What is being asked:
Among the records below, find each line that includes the string "paint" and copy it.

● ● ● ●

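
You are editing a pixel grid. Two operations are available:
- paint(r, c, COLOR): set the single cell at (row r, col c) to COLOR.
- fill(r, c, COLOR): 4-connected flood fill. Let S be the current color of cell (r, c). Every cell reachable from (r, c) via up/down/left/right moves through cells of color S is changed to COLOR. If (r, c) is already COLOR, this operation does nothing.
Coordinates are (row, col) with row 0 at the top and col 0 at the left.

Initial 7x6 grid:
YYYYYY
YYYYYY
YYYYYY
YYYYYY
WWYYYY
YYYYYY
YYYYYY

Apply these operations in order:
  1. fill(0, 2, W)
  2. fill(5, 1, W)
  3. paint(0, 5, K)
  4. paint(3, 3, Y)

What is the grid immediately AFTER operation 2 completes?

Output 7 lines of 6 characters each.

After op 1 fill(0,2,W) [40 cells changed]:
WWWWWW
WWWWWW
WWWWWW
WWWWWW
WWWWWW
WWWWWW
WWWWWW
After op 2 fill(5,1,W) [0 cells changed]:
WWWWWW
WWWWWW
WWWWWW
WWWWWW
WWWWWW
WWWWWW
WWWWWW

Answer: WWWWWW
WWWWWW
WWWWWW
WWWWWW
WWWWWW
WWWWWW
WWWWWW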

● ● ● ●

Solution for this task:
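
- paint(r, c, COLOR): set the single cell at (row r, col c) to COLOR.
  3. paint(0, 5, K)
  4. paint(3, 3, Y)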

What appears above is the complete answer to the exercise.